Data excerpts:
:::::

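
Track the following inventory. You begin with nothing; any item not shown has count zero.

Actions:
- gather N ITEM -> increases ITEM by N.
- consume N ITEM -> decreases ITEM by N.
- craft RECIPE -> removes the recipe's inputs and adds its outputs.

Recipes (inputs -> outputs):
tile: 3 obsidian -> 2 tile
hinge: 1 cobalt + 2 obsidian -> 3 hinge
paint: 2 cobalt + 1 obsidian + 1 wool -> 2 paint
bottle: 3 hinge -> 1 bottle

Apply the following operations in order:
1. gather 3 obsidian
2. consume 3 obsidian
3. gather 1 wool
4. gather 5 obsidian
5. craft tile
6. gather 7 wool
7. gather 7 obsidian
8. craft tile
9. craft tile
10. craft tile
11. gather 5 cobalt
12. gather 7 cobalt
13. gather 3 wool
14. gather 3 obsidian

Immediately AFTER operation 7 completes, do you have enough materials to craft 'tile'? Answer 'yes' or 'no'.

After 1 (gather 3 obsidian): obsidian=3
After 2 (consume 3 obsidian): (empty)
After 3 (gather 1 wool): wool=1
After 4 (gather 5 obsidian): obsidian=5 wool=1
After 5 (craft tile): obsidian=2 tile=2 wool=1
After 6 (gather 7 wool): obsidian=2 tile=2 wool=8
After 7 (gather 7 obsidian): obsidian=9 tile=2 wool=8

Answer: yes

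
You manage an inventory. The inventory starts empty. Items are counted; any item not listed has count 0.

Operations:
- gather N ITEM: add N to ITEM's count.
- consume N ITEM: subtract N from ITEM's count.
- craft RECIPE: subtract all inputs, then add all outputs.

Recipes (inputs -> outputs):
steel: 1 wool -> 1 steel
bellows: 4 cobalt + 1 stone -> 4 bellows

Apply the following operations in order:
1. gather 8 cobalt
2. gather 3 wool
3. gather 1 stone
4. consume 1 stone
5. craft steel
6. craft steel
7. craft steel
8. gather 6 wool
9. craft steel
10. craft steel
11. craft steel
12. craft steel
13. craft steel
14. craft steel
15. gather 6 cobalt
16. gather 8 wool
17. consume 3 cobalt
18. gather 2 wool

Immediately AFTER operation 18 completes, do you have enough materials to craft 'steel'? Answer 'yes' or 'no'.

After 1 (gather 8 cobalt): cobalt=8
After 2 (gather 3 wool): cobalt=8 wool=3
After 3 (gather 1 stone): cobalt=8 stone=1 wool=3
After 4 (consume 1 stone): cobalt=8 wool=3
After 5 (craft steel): cobalt=8 steel=1 wool=2
After 6 (craft steel): cobalt=8 steel=2 wool=1
After 7 (craft steel): cobalt=8 steel=3
After 8 (gather 6 wool): cobalt=8 steel=3 wool=6
After 9 (craft steel): cobalt=8 steel=4 wool=5
After 10 (craft steel): cobalt=8 steel=5 wool=4
After 11 (craft steel): cobalt=8 steel=6 wool=3
After 12 (craft steel): cobalt=8 steel=7 wool=2
After 13 (craft steel): cobalt=8 steel=8 wool=1
After 14 (craft steel): cobalt=8 steel=9
After 15 (gather 6 cobalt): cobalt=14 steel=9
After 16 (gather 8 wool): cobalt=14 steel=9 wool=8
After 17 (consume 3 cobalt): cobalt=11 steel=9 wool=8
After 18 (gather 2 wool): cobalt=11 steel=9 wool=10

Answer: yes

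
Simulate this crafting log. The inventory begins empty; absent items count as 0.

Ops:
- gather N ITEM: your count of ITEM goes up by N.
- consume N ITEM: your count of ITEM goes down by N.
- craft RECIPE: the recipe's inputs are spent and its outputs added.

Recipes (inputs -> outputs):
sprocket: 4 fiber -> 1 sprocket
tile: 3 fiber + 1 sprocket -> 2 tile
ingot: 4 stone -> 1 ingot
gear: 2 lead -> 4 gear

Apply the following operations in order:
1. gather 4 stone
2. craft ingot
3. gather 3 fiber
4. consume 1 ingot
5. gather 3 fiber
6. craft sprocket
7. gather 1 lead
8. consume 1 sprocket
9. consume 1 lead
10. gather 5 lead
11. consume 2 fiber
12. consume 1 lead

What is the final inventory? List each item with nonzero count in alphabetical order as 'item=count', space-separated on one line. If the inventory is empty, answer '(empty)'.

After 1 (gather 4 stone): stone=4
After 2 (craft ingot): ingot=1
After 3 (gather 3 fiber): fiber=3 ingot=1
After 4 (consume 1 ingot): fiber=3
After 5 (gather 3 fiber): fiber=6
After 6 (craft sprocket): fiber=2 sprocket=1
After 7 (gather 1 lead): fiber=2 lead=1 sprocket=1
After 8 (consume 1 sprocket): fiber=2 lead=1
After 9 (consume 1 lead): fiber=2
After 10 (gather 5 lead): fiber=2 lead=5
After 11 (consume 2 fiber): lead=5
After 12 (consume 1 lead): lead=4

Answer: lead=4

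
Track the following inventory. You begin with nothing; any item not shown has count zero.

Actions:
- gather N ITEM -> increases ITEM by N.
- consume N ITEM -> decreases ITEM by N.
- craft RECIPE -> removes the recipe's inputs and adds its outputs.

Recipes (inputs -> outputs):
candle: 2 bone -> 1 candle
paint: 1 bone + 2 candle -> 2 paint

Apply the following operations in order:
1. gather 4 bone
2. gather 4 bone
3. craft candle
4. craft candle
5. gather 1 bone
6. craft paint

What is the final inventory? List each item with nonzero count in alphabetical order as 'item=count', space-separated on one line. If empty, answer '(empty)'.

Answer: bone=4 paint=2

Derivation:
After 1 (gather 4 bone): bone=4
After 2 (gather 4 bone): bone=8
After 3 (craft candle): bone=6 candle=1
After 4 (craft candle): bone=4 candle=2
After 5 (gather 1 bone): bone=5 candle=2
After 6 (craft paint): bone=4 paint=2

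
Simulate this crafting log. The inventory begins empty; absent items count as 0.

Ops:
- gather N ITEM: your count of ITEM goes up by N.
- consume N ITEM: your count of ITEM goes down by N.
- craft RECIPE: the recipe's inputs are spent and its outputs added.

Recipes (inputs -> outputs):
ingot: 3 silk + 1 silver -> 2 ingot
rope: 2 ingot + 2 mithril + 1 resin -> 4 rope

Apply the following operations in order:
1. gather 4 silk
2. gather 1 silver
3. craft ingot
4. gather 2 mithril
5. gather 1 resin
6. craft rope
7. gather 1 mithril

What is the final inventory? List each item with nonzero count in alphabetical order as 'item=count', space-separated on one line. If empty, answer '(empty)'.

After 1 (gather 4 silk): silk=4
After 2 (gather 1 silver): silk=4 silver=1
After 3 (craft ingot): ingot=2 silk=1
After 4 (gather 2 mithril): ingot=2 mithril=2 silk=1
After 5 (gather 1 resin): ingot=2 mithril=2 resin=1 silk=1
After 6 (craft rope): rope=4 silk=1
After 7 (gather 1 mithril): mithril=1 rope=4 silk=1

Answer: mithril=1 rope=4 silk=1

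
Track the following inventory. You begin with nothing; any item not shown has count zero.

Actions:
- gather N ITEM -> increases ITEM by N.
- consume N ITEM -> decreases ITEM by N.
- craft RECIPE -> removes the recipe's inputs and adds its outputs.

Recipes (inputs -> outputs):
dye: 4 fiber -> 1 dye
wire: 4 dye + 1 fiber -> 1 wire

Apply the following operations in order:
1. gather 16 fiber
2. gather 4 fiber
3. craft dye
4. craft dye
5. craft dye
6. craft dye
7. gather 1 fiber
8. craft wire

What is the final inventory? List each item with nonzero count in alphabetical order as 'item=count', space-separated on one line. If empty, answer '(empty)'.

Answer: fiber=4 wire=1

Derivation:
After 1 (gather 16 fiber): fiber=16
After 2 (gather 4 fiber): fiber=20
After 3 (craft dye): dye=1 fiber=16
After 4 (craft dye): dye=2 fiber=12
After 5 (craft dye): dye=3 fiber=8
After 6 (craft dye): dye=4 fiber=4
After 7 (gather 1 fiber): dye=4 fiber=5
After 8 (craft wire): fiber=4 wire=1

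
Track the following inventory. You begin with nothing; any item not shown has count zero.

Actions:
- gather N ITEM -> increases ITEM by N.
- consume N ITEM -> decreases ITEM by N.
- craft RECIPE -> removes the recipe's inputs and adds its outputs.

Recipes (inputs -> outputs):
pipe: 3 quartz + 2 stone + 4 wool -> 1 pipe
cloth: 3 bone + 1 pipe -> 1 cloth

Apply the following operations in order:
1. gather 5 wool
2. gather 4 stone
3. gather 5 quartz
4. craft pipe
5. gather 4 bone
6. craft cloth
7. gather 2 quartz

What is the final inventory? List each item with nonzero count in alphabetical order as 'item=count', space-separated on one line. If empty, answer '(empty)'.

Answer: bone=1 cloth=1 quartz=4 stone=2 wool=1

Derivation:
After 1 (gather 5 wool): wool=5
After 2 (gather 4 stone): stone=4 wool=5
After 3 (gather 5 quartz): quartz=5 stone=4 wool=5
After 4 (craft pipe): pipe=1 quartz=2 stone=2 wool=1
After 5 (gather 4 bone): bone=4 pipe=1 quartz=2 stone=2 wool=1
After 6 (craft cloth): bone=1 cloth=1 quartz=2 stone=2 wool=1
After 7 (gather 2 quartz): bone=1 cloth=1 quartz=4 stone=2 wool=1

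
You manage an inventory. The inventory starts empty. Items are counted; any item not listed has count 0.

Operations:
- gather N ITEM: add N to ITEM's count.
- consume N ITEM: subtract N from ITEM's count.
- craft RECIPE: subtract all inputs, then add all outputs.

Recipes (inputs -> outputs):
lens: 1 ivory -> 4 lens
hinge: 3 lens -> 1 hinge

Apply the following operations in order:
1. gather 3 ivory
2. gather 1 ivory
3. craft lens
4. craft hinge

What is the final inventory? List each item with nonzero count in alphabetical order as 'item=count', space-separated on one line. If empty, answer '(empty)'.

After 1 (gather 3 ivory): ivory=3
After 2 (gather 1 ivory): ivory=4
After 3 (craft lens): ivory=3 lens=4
After 4 (craft hinge): hinge=1 ivory=3 lens=1

Answer: hinge=1 ivory=3 lens=1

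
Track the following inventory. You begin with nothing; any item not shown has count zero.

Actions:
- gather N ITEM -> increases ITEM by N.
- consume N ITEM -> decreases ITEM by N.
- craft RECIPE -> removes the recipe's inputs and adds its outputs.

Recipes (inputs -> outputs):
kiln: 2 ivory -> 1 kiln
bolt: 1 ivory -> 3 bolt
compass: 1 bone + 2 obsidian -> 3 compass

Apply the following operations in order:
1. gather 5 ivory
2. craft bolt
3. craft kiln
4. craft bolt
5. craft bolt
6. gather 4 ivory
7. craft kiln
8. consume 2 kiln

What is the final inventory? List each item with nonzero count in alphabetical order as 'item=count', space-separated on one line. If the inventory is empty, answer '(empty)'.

Answer: bolt=9 ivory=2

Derivation:
After 1 (gather 5 ivory): ivory=5
After 2 (craft bolt): bolt=3 ivory=4
After 3 (craft kiln): bolt=3 ivory=2 kiln=1
After 4 (craft bolt): bolt=6 ivory=1 kiln=1
After 5 (craft bolt): bolt=9 kiln=1
After 6 (gather 4 ivory): bolt=9 ivory=4 kiln=1
After 7 (craft kiln): bolt=9 ivory=2 kiln=2
After 8 (consume 2 kiln): bolt=9 ivory=2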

:::::

## What is needed
Copy every line of the records above, starting with the first, up to and including the line containing "13. gather 3 wool".

## Exercise output
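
Track the following inventory. You begin with nothing; any item not shown has count zero.

Actions:
- gather N ITEM -> increases ITEM by N.
- consume N ITEM -> decreases ITEM by N.
- craft RECIPE -> removes the recipe's inputs and adds its outputs.

Recipes (inputs -> outputs):
tile: 3 obsidian -> 2 tile
hinge: 1 cobalt + 2 obsidian -> 3 hinge
paint: 2 cobalt + 1 obsidian + 1 wool -> 2 paint
bottle: 3 hinge -> 1 bottle

Apply the following operations in order:
1. gather 3 obsidian
2. consume 3 obsidian
3. gather 1 wool
4. gather 5 obsidian
5. craft tile
6. gather 7 wool
7. gather 7 obsidian
8. craft tile
9. craft tile
10. craft tile
11. gather 5 cobalt
12. gather 7 cobalt
13. gather 3 wool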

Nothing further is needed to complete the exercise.